Assignment
The lines from the start of the data through the line with "U ~ Categorical([4/7, 1/7, 2/7])" are to be returned verbatim; all later lines are to be omitted.

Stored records
------------------------
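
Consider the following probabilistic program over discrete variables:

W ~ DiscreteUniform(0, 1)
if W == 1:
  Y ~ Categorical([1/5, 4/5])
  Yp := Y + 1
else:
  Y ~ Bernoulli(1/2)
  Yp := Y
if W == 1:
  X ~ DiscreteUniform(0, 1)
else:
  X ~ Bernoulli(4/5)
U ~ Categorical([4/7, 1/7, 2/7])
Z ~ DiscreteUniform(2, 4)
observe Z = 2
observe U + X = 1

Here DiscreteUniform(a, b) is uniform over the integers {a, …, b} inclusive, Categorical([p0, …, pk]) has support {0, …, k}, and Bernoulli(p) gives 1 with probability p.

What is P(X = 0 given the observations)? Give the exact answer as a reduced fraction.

Enumerate traces; 8 have nonzero weight after conditioning:
  (W=0, Y=0, X=0, U=1, Z=2) weight 1/420
  (W=0, Y=0, X=1, U=0, Z=2) weight 4/105
  (W=0, Y=1, X=0, U=1, Z=2) weight 1/420
  (W=0, Y=1, X=1, U=0, Z=2) weight 4/105
  (W=1, Y=0, X=0, U=1, Z=2) weight 1/420
  (W=1, Y=0, X=1, U=0, Z=2) weight 1/105
  (W=1, Y=1, X=0, U=1, Z=2) weight 1/105
  (W=1, Y=1, X=1, U=0, Z=2) weight 4/105
Group by X:
  weight(X=0) = 1/60
  weight(X=1) = 13/105
Total weight = 1/60 + 13/105 = 59/420
P(X=0 | obs) = 1/60 / 59/420 = 7/59
P(X=1 | obs) = 13/105 / 59/420 = 52/59

P(X = 0 | obs) = 7/59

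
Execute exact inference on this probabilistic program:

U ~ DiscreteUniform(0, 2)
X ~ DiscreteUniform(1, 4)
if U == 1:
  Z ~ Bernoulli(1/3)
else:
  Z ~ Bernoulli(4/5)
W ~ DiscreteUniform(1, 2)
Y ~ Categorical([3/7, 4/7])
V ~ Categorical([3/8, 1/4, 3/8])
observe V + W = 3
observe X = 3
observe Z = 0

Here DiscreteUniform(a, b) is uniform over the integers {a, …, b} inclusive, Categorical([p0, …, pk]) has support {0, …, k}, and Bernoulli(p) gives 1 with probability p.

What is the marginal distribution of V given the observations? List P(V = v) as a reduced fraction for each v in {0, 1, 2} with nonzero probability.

Enumerate traces; 12 have nonzero weight after conditioning:
  (U=0, X=3, Z=0, W=1, Y=0, V=2) weight 3/2240
  (U=0, X=3, Z=0, W=1, Y=1, V=2) weight 1/560
  (U=0, X=3, Z=0, W=2, Y=0, V=1) weight 1/1120
  (U=0, X=3, Z=0, W=2, Y=1, V=1) weight 1/840
  (U=1, X=3, Z=0, W=1, Y=0, V=2) weight 1/224
  (U=1, X=3, Z=0, W=1, Y=1, V=2) weight 1/168
  (U=1, X=3, Z=0, W=2, Y=0, V=1) weight 1/336
  (U=1, X=3, Z=0, W=2, Y=1, V=1) weight 1/252
  … 4 more
Group by V:
  weight(V=1) = 1/90
  weight(V=2) = 1/60
Total weight = 1/90 + 1/60 = 1/36
P(V=1 | obs) = 1/90 / 1/36 = 2/5
P(V=2 | obs) = 1/60 / 1/36 = 3/5

P(V=1) = 2/5, P(V=2) = 3/5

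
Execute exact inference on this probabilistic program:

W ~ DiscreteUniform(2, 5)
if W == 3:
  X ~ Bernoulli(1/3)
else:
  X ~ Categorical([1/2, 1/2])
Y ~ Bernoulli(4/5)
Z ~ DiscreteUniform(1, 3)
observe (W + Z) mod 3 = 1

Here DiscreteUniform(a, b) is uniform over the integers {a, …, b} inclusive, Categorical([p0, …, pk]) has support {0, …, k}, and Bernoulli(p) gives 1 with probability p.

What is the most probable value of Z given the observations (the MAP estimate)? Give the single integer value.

argmax_v P(Z = v | obs) = 2

Enumerate traces; 16 have nonzero weight after conditioning:
  (W=2, X=0, Y=0, Z=2) weight 1/120
  (W=2, X=0, Y=1, Z=2) weight 1/30
  (W=2, X=1, Y=0, Z=2) weight 1/120
  (W=2, X=1, Y=1, Z=2) weight 1/30
  (W=3, X=0, Y=0, Z=1) weight 1/90
  (W=3, X=0, Y=1, Z=1) weight 2/45
  (W=3, X=1, Y=0, Z=1) weight 1/180
  (W=3, X=1, Y=1, Z=1) weight 1/45
  (W=4, X=0, Y=0, Z=3) weight 1/120
  … 7 more
Group by Z:
  weight(Z=1) = 1/12
  weight(Z=2) = 1/6
  weight(Z=3) = 1/12
Total weight = 1/12 + 1/6 + 1/12 = 1/3
P(Z=1 | obs) = 1/12 / 1/3 = 1/4
P(Z=2 | obs) = 1/6 / 1/3 = 1/2
P(Z=3 | obs) = 1/12 / 1/3 = 1/4
argmax = 2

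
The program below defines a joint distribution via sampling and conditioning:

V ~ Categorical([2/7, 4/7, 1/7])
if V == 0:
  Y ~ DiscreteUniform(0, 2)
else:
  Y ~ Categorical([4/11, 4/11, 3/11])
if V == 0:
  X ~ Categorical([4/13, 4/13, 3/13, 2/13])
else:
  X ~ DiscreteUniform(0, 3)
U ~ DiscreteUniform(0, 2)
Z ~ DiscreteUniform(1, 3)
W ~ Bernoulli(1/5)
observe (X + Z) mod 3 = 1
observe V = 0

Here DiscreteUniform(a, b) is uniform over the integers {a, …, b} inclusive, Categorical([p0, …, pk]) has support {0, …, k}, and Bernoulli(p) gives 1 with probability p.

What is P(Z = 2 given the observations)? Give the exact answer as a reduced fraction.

Enumerate traces; 72 have nonzero weight after conditioning:
  (V=0, Y=0, X=0, U=0, Z=1, W=0) weight 32/12285
  (V=0, Y=0, X=0, U=0, Z=1, W=1) weight 8/12285
  (V=0, Y=0, X=0, U=1, Z=1, W=0) weight 32/12285
  (V=0, Y=0, X=0, U=1, Z=1, W=1) weight 8/12285
  (V=0, Y=0, X=0, U=2, Z=1, W=0) weight 32/12285
  (V=0, Y=0, X=0, U=2, Z=1, W=1) weight 8/12285
  (V=0, Y=0, X=1, U=0, Z=3, W=0) weight 32/12285
  (V=0, Y=0, X=1, U=0, Z=3, W=1) weight 8/12285
  (V=0, Y=0, X=2, U=0, Z=2, W=0) weight 8/4095
  … 63 more
Group by Z:
  weight(Z=1) = 4/91
  weight(Z=2) = 2/91
  weight(Z=3) = 8/273
Total weight = 4/91 + 2/91 + 8/273 = 2/21
P(Z=1 | obs) = 4/91 / 2/21 = 6/13
P(Z=2 | obs) = 2/91 / 2/21 = 3/13
P(Z=3 | obs) = 8/273 / 2/21 = 4/13

P(Z = 2 | obs) = 3/13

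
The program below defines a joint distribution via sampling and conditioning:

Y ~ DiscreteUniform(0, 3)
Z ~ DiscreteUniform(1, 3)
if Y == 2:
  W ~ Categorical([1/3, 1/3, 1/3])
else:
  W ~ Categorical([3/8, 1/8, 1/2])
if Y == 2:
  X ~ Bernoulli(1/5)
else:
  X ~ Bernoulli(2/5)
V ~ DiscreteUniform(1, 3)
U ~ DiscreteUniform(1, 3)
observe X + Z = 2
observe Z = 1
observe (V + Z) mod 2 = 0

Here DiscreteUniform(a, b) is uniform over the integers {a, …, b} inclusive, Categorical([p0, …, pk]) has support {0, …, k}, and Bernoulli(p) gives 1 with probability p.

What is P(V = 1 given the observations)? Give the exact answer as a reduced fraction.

P(V = 1 | obs) = 1/2

Enumerate traces; 72 have nonzero weight after conditioning:
  (Y=0, Z=1, W=0, X=1, V=1, U=1) weight 1/720
  (Y=0, Z=1, W=0, X=1, V=1, U=2) weight 1/720
  (Y=0, Z=1, W=0, X=1, V=1, U=3) weight 1/720
  (Y=0, Z=1, W=0, X=1, V=3, U=1) weight 1/720
  (Y=0, Z=1, W=0, X=1, V=3, U=2) weight 1/720
  (Y=0, Z=1, W=0, X=1, V=3, U=3) weight 1/720
  (Y=0, Z=1, W=1, X=1, V=1, U=1) weight 1/2160
  (Y=0, Z=1, W=1, X=1, V=1, U=2) weight 1/2160
  … 64 more
Group by V:
  weight(V=1) = 7/180
  weight(V=3) = 7/180
Total weight = 7/180 + 7/180 = 7/90
P(V=1 | obs) = 7/180 / 7/90 = 1/2
P(V=3 | obs) = 7/180 / 7/90 = 1/2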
------------------------
Output for this task
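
Consider the following probabilistic program over discrete variables:

W ~ DiscreteUniform(0, 1)
if W == 1:
  Y ~ Categorical([1/5, 4/5])
  Yp := Y + 1
else:
  Y ~ Bernoulli(1/2)
  Yp := Y
if W == 1:
  X ~ DiscreteUniform(0, 1)
else:
  X ~ Bernoulli(4/5)
U ~ Categorical([4/7, 1/7, 2/7])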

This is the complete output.